⟨
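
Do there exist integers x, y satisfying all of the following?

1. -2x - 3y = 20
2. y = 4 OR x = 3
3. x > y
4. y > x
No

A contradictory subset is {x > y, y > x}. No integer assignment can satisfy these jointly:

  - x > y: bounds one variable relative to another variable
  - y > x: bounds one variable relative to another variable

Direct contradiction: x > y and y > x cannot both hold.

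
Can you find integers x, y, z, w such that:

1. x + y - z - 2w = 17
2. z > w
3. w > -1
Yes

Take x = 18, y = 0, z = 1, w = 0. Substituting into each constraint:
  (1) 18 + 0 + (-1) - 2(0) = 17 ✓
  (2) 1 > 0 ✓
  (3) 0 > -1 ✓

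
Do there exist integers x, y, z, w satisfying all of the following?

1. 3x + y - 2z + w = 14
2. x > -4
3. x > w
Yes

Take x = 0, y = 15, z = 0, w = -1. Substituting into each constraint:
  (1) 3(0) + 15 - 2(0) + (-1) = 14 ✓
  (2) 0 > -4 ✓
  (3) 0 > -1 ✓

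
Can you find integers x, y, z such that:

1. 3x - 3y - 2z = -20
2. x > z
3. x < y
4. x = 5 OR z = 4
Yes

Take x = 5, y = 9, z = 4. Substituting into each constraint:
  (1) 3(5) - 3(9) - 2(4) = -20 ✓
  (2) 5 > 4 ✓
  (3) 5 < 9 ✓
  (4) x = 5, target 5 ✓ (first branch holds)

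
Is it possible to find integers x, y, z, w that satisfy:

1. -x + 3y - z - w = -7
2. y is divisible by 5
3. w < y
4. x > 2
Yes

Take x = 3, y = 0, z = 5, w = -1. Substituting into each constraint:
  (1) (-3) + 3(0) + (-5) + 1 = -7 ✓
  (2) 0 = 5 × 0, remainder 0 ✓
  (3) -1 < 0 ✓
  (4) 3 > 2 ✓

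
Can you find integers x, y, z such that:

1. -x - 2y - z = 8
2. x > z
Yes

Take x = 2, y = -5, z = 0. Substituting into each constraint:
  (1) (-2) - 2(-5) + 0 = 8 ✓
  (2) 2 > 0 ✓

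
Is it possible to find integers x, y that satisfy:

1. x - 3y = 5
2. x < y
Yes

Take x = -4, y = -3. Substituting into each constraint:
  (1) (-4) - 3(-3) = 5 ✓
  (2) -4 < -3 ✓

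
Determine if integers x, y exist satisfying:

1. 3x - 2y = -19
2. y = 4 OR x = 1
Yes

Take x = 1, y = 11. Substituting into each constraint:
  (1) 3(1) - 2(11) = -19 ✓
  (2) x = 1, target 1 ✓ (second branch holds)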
⟩
Output the data above without altering a line.

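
Do there exist integers x, y satisfying all of the following?

1. -2x - 3y = 20
2. y = 4 OR x = 3
3. x > y
4. y > x
No

A contradictory subset is {x > y, y > x}. No integer assignment can satisfy these jointly:

  - x > y: bounds one variable relative to another variable
  - y > x: bounds one variable relative to another variable

Direct contradiction: x > y and y > x cannot both hold.

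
Can you find integers x, y, z, w such that:

1. x + y - z - 2w = 17
2. z > w
3. w > -1
Yes

Take x = 18, y = 0, z = 1, w = 0. Substituting into each constraint:
  (1) 18 + 0 + (-1) - 2(0) = 17 ✓
  (2) 1 > 0 ✓
  (3) 0 > -1 ✓

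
Do there exist integers x, y, z, w satisfying all of the following?

1. 3x + y - 2z + w = 14
2. x > -4
3. x > w
Yes

Take x = 0, y = 15, z = 0, w = -1. Substituting into each constraint:
  (1) 3(0) + 15 - 2(0) + (-1) = 14 ✓
  (2) 0 > -4 ✓
  (3) 0 > -1 ✓

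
Can you find integers x, y, z such that:

1. 3x - 3y - 2z = -20
2. x > z
3. x < y
4. x = 5 OR z = 4
Yes

Take x = 5, y = 9, z = 4. Substituting into each constraint:
  (1) 3(5) - 3(9) - 2(4) = -20 ✓
  (2) 5 > 4 ✓
  (3) 5 < 9 ✓
  (4) x = 5, target 5 ✓ (first branch holds)

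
Is it possible to find integers x, y, z, w that satisfy:

1. -x + 3y - z - w = -7
2. y is divisible by 5
3. w < y
4. x > 2
Yes

Take x = 3, y = 0, z = 5, w = -1. Substituting into each constraint:
  (1) (-3) + 3(0) + (-5) + 1 = -7 ✓
  (2) 0 = 5 × 0, remainder 0 ✓
  (3) -1 < 0 ✓
  (4) 3 > 2 ✓

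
Can you find integers x, y, z such that:

1. -x - 2y - z = 8
2. x > z
Yes

Take x = 2, y = -5, z = 0. Substituting into each constraint:
  (1) (-2) - 2(-5) + 0 = 8 ✓
  (2) 2 > 0 ✓

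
Is it possible to find integers x, y that satisfy:

1. x - 3y = 5
2. x < y
Yes

Take x = -4, y = -3. Substituting into each constraint:
  (1) (-4) - 3(-3) = 5 ✓
  (2) -4 < -3 ✓

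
Determine if integers x, y exist satisfying:

1. 3x - 2y = -19
2. y = 4 OR x = 1
Yes

Take x = 1, y = 11. Substituting into each constraint:
  (1) 3(1) - 2(11) = -19 ✓
  (2) x = 1, target 1 ✓ (second branch holds)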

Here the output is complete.